**EXERCISE BRIEF**.
Could you write the entries out again, exactly as they are?

Stored items from a collection:

Content starts

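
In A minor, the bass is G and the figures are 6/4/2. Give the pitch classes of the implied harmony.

G, A, C, E

A second above G in this key is A.
A fourth above G in this key is C.
A sixth above G in this key is E.
Together with the bass G, this spells A minor seventh in third inversion.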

Content ends

**FINISHED EXERCISE**.
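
In A minor, the bass is G and the figures are 6/4/2. Give the pitch classes of the implied harmony.

G, A, C, E

A second above G in this key is A.
A fourth above G in this key is C.
A sixth above G in this key is E.
Together with the bass G, this spells A minor seventh in third inversion.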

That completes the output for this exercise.